Stored data entries
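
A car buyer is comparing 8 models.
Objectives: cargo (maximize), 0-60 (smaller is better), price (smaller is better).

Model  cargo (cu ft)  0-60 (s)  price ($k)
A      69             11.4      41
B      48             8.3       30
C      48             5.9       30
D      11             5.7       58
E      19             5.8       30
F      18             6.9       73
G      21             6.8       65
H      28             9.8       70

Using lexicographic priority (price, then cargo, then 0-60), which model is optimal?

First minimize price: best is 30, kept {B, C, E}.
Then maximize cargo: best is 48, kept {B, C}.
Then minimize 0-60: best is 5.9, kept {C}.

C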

* **EXERCISE**
Copy out all of the data. Keep every word unchanged.

* **TASK SOLUTION**
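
A car buyer is comparing 8 models.
Objectives: cargo (maximize), 0-60 (smaller is better), price (smaller is better).

Model  cargo (cu ft)  0-60 (s)  price ($k)
A      69             11.4      41
B      48             8.3       30
C      48             5.9       30
D      11             5.7       58
E      19             5.8       30
F      18             6.9       73
G      21             6.8       65
H      28             9.8       70

Using lexicographic priority (price, then cargo, then 0-60), which model is optimal?

First minimize price: best is 30, kept {B, C, E}.
Then maximize cargo: best is 48, kept {B, C}.
Then minimize 0-60: best is 5.9, kept {C}.

C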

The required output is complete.